EXERCISE DIRECTIONS - Write out all of the records, keeping each one exactly as written.

EXTRACTED MATERIAL -
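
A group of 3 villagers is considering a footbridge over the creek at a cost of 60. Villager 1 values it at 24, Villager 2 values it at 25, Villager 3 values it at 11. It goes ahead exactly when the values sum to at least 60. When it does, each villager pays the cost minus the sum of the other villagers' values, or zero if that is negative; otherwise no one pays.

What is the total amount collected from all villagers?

60

Total value 60 ≥ cost 60, so it is built.
Villager 1: others sum to 36; max(0, 60 - 36) = 24.
Villager 2: others sum to 35; max(0, 60 - 35) = 25.
Villager 3: others sum to 49; max(0, 60 - 49) = 11.
Total collected = 24 + 25 + 11 = 60.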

ANSWER FOR THE TASK -
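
A group of 3 villagers is considering a footbridge over the creek at a cost of 60. Villager 1 values it at 24, Villager 2 values it at 25, Villager 3 values it at 11. It goes ahead exactly when the values sum to at least 60. When it does, each villager pays the cost minus the sum of the other villagers' values, or zero if that is negative; otherwise no one pays.

What is the total amount collected from all villagers?

60

Total value 60 ≥ cost 60, so it is built.
Villager 1: others sum to 36; max(0, 60 - 36) = 24.
Villager 2: others sum to 35; max(0, 60 - 35) = 25.
Villager 3: others sum to 49; max(0, 60 - 49) = 11.
Total collected = 24 + 25 + 11 = 60.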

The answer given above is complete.